<<<<

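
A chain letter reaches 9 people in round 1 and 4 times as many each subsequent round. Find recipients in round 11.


aₙ = a₁·r^(n-1)
= 9×4^10
= 9×1048576
= 9437184

a_11 = 9437184


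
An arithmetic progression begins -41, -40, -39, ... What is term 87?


aₙ = a₁ + (n-1)d
= -41 + (87-1)×1
= -41 + 86
= 45

a_87 = 45


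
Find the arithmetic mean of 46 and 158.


AM = (46 + 158)/2 = 204/2 = 102

AM = 102


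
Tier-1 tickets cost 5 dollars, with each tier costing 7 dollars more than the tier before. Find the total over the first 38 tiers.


aₙ = 5 + (38-1)×7 = 264
Sₙ = n(a₁+aₙ)/2 = 38×(5+264)/2
= 38×269/2 = 5111

S_38 = 5111


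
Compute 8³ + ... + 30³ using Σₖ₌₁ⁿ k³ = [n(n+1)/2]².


Σₖ₌8^30 k³ = [30·31/2]² − [7·8/2]²
= 216225 − 784 = 215441

Σk³ = 215441


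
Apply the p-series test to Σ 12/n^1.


p-series test: Σ c/n^p converges if p > 1, diverges if p ≤ 1 (constant c > 0 doesn't affect convergence).
p = 1
1 ≤ 1 → DIVERGES

Diverges (p = 1 ≤ 1)


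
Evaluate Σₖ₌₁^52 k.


n(n+1)/2 = 52×53/2 = 2756/2 = 1378

Σk = 1378


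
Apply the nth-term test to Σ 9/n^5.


lim(n→∞) 9/n^5 = 0
lim aₙ = 0 → nth-term test is INCONCLUSIVE
(Need other tests; this is actually a convergent p-series with p=5 > 1)

Inconclusive (lim aₙ = 0; need another test)


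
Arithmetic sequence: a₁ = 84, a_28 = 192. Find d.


d = (aₙ - a₁)/(n-1)
= (192 - 84)/(28-1)
= 108/27 = 4

d = 4


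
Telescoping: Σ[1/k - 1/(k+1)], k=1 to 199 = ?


Telescoping: adjacent terms cancel.
= 1/1 - 1/200
= 1 - 1/200 = 199/200

Sum = 199/200


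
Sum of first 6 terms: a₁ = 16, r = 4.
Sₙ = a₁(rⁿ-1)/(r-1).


Sₙ = 16×(4^6 - 1)/(4 - 1)
= 16×(4096 - 1)/3
= 16×4095/3
= 21840

S_6 = 21840


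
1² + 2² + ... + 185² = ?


n = 185
n(n+1)(2n+1)/6 = 185×186×371/6
= 12766110/6 = 2127685

Σk² = 2127685


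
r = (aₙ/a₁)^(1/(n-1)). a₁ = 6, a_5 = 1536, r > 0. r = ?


r^(n-1) = aₙ/a₁
r^4 = 1536/6 = 256
r = 256^(1/4)
= ±4; taking r > 0 gives r = 4

r = 4


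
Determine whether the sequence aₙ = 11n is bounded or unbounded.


aₙ = 11n → as n→∞, aₙ→∞
No finite upper bound exists
The sequence is UNBOUNDED

Unbounded (aₙ → ∞ as n → ∞)


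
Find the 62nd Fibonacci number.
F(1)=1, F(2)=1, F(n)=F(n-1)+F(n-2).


Fibonacci sequence: 1, 1, 2, 3, 5, 8, 13, 21, 34, 55, 89, ...
F(62) = 4052739537881

F(62) = 4052739537881


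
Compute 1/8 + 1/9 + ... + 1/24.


Σₖ₌8^24 1/k = 1/8 + 1/9 + 1/10 + ... + 1/24
= 2111531243/1784742960
≈ 1.1831

Sum = 2111531243/1784742960 ≈ 1.1831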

>>>>

:: WHAT TO DO ::
Print out, without change, each line from the line holding "Determine whether the" to the final line of the material.

:: RESPONSE TO THIS TASK ::
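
Determine whether the sequence aₙ = 11n is bounded or unbounded.


aₙ = 11n → as n→∞, aₙ→∞
No finite upper bound exists
The sequence is UNBOUNDED

Unbounded (aₙ → ∞ as n → ∞)


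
Find the 62nd Fibonacci number.
F(1)=1, F(2)=1, F(n)=F(n-1)+F(n-2).


Fibonacci sequence: 1, 1, 2, 3, 5, 8, 13, 21, 34, 55, 89, ...
F(62) = 4052739537881

F(62) = 4052739537881


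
Compute 1/8 + 1/9 + ... + 1/24.


Σₖ₌8^24 1/k = 1/8 + 1/9 + 1/10 + ... + 1/24
= 2111531243/1784742960
≈ 1.1831

Sum = 2111531243/1784742960 ≈ 1.1831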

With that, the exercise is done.